Your answer must repeat the full listing, line for line.

· · ·

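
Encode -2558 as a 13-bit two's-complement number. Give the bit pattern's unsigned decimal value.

2558 in 13 bits: 0100111111110
Invert: 1011000000001
Add 1:  1011000000010 = 5634
(Check: 2^13 - 2558 = 8192 - 2558 = 5634.)

5634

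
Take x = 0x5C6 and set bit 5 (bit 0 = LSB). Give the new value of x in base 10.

1510

x = 10111000110
bit 5 is currently 0; set it via x | (1 << 5) = x | 32
→ 10111100110 = 1510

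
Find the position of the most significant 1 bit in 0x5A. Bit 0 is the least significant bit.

0x5A = 1011010
The topmost 1 is at position 6 (since 2^6 = 64 ≤ 90 < 128).

6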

· · ·

- YOUR SOLUTION:
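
Encode -2558 as a 13-bit two's-complement number. Give the bit pattern's unsigned decimal value.

2558 in 13 bits: 0100111111110
Invert: 1011000000001
Add 1:  1011000000010 = 5634
(Check: 2^13 - 2558 = 8192 - 2558 = 5634.)

5634

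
Take x = 0x5C6 and set bit 5 (bit 0 = LSB). Give the new value of x in base 10.

1510

x = 10111000110
bit 5 is currently 0; set it via x | (1 << 5) = x | 32
→ 10111100110 = 1510

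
Find the position of the most significant 1 bit in 0x5A. Bit 0 is the least significant bit.

0x5A = 1011010
The topmost 1 is at position 6 (since 2^6 = 64 ≤ 90 < 128).

6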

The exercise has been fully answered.